(Stored data entries)
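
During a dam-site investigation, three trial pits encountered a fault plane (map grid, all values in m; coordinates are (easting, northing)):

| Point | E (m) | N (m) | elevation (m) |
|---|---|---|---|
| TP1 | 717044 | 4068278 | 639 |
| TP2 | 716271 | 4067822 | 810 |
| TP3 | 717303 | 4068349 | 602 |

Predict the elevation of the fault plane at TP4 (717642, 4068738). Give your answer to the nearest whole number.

480 m

Two edge vectors: TP1→TP2 = (-773, -456, 171), TP1→TP3 = (259, 71, -37).
Normal n = (TP1→TP2) × (TP1→TP3) = (4731, 15688, 63221).
So ∂z/∂E = −n_x/n_z = −0.07483273 and ∂z/∂N = −n_y/n_z = −0.24814539.
Intercept c from TP1: 639 + 53658.36 + 1009524.45 = 1063821.81.
At (717642, 4068738): z = −53703.1 − 1009638.6 + 1063821.81 = 480.1 m.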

### Work to complete
From the line containing "4067822 | 810 |" to the last line above, repeat every line exactly and nothing else.

### Response below
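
| TP2 | 716271 | 4067822 | 810 |
| TP3 | 717303 | 4068349 | 602 |

Predict the elevation of the fault plane at TP4 (717642, 4068738). Give your answer to the nearest whole number.

480 m

Two edge vectors: TP1→TP2 = (-773, -456, 171), TP1→TP3 = (259, 71, -37).
Normal n = (TP1→TP2) × (TP1→TP3) = (4731, 15688, 63221).
So ∂z/∂E = −n_x/n_z = −0.07483273 and ∂z/∂N = −n_y/n_z = −0.24814539.
Intercept c from TP1: 639 + 53658.36 + 1009524.45 = 1063821.81.
At (717642, 4068738): z = −53703.1 − 1009638.6 + 1063821.81 = 480.1 m.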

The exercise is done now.